━━━━━ Extracted records ━━━━━
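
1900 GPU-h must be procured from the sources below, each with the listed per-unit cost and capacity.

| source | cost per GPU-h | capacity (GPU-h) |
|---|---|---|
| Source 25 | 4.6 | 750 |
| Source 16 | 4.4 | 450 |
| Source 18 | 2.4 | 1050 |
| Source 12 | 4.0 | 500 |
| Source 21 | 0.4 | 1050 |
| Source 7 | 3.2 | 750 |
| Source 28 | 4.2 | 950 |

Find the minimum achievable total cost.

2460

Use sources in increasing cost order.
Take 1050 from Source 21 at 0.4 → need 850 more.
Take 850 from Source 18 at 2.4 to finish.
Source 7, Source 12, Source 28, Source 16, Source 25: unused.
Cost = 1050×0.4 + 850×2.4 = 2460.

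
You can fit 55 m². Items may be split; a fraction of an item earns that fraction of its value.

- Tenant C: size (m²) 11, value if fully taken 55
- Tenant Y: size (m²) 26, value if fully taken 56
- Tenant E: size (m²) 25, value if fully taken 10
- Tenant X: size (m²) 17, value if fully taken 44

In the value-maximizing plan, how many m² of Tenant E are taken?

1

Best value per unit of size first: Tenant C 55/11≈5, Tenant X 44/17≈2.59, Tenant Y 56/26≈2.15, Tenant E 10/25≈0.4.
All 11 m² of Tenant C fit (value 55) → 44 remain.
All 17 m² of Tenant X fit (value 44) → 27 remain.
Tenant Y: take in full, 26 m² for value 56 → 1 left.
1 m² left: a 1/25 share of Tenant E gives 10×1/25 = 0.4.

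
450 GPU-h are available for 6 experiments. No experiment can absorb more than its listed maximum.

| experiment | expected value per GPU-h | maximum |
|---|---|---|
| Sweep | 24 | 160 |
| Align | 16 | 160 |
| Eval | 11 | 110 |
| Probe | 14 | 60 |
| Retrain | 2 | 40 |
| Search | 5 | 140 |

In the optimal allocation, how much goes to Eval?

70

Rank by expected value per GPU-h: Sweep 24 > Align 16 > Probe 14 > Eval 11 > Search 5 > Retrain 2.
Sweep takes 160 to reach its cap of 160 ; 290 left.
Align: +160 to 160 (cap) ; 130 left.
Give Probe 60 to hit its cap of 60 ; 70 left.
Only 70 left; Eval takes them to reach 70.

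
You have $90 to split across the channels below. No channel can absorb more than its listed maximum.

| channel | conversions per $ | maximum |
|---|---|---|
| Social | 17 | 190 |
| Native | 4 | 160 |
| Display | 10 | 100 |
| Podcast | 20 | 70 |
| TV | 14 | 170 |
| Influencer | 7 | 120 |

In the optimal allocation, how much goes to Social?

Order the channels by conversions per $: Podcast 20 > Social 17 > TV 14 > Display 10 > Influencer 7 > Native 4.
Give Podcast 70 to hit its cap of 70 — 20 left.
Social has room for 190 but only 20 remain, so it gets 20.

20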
━━━━━
━━━━━ Extracted records ━━━━━
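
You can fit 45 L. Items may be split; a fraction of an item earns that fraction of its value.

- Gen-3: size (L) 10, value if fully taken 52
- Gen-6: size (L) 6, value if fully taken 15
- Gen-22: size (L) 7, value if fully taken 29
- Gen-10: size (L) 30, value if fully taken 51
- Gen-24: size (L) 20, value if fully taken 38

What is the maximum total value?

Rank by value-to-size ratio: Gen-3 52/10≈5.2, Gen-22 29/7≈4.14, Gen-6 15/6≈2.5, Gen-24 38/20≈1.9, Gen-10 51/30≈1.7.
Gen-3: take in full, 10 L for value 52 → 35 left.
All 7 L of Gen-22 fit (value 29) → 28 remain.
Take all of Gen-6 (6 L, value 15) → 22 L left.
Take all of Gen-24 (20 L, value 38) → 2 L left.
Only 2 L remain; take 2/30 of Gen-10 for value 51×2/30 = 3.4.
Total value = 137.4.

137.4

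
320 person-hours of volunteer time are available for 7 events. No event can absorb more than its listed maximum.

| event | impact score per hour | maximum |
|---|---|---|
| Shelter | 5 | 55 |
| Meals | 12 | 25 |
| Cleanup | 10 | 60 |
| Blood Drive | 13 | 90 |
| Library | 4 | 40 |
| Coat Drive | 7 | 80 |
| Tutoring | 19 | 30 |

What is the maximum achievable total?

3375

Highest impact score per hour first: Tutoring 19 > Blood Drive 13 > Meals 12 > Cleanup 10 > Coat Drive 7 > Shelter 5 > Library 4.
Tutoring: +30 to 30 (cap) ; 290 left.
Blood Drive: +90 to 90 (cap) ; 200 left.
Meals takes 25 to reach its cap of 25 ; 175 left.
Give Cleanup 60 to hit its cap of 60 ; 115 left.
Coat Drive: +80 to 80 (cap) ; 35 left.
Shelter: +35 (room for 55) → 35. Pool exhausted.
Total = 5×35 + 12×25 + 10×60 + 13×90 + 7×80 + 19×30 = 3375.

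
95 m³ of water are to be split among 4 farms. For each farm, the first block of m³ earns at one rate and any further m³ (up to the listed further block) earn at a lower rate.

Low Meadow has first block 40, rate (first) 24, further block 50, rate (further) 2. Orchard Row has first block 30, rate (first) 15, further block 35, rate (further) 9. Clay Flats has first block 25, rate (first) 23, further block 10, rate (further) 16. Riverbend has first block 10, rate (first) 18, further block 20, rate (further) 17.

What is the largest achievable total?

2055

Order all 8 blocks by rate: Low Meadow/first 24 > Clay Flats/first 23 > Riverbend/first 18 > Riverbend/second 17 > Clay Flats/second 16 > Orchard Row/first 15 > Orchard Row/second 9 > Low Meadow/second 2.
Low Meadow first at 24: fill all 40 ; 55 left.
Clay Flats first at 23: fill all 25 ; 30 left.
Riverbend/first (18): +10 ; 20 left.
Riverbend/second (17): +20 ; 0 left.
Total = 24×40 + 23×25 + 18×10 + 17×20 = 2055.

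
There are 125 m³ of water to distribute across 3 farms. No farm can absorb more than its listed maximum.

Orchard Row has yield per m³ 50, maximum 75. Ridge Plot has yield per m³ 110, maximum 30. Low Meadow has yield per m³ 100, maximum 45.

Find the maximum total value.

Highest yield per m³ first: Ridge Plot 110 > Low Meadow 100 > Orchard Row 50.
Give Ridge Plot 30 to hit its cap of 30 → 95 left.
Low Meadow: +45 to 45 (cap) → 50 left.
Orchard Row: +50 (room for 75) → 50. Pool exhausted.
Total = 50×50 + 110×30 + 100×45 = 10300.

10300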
━━━━━
━━━━━ Extracted records ━━━━━
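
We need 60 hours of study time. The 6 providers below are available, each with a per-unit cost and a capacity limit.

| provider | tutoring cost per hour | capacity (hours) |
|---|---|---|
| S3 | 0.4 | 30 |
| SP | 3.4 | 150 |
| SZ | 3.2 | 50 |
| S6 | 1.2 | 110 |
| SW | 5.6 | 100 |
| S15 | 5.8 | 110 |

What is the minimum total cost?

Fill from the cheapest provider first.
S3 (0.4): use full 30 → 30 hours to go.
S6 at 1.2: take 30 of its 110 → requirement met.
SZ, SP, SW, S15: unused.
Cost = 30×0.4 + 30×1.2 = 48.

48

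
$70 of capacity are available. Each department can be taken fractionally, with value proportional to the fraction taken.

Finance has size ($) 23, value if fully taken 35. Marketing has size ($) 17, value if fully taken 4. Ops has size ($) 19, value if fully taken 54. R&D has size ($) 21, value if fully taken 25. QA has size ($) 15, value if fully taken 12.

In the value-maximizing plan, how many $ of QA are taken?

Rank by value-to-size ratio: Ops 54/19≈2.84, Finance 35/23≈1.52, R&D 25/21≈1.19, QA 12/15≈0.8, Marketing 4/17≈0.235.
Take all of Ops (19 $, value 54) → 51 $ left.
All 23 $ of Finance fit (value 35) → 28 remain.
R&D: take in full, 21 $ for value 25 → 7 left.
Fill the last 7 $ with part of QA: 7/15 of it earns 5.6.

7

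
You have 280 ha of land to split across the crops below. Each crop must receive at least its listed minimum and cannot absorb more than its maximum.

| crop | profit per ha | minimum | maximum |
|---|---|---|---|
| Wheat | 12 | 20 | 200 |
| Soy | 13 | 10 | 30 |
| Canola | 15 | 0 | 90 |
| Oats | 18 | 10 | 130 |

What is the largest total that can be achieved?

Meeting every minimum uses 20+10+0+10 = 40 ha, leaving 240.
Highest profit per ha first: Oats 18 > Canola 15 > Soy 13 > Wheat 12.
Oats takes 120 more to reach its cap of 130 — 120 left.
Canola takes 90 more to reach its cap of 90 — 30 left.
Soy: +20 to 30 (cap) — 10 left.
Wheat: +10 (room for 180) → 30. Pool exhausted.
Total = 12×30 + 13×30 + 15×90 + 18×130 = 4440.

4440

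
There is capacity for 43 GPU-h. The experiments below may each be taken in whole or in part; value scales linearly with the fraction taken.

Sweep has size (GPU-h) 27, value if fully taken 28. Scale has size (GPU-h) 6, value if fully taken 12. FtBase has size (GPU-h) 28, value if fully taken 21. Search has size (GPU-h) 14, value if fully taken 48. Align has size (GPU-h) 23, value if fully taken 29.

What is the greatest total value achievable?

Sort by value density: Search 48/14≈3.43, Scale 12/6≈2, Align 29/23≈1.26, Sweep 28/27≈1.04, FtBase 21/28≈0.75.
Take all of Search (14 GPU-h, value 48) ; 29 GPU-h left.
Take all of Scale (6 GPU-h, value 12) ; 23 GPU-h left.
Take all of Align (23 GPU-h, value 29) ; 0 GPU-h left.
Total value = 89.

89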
━━━━━
Work to be completed ::
What is the number of lines in the records that contain "farm"? Answer with it alone.

Exercise output ::
2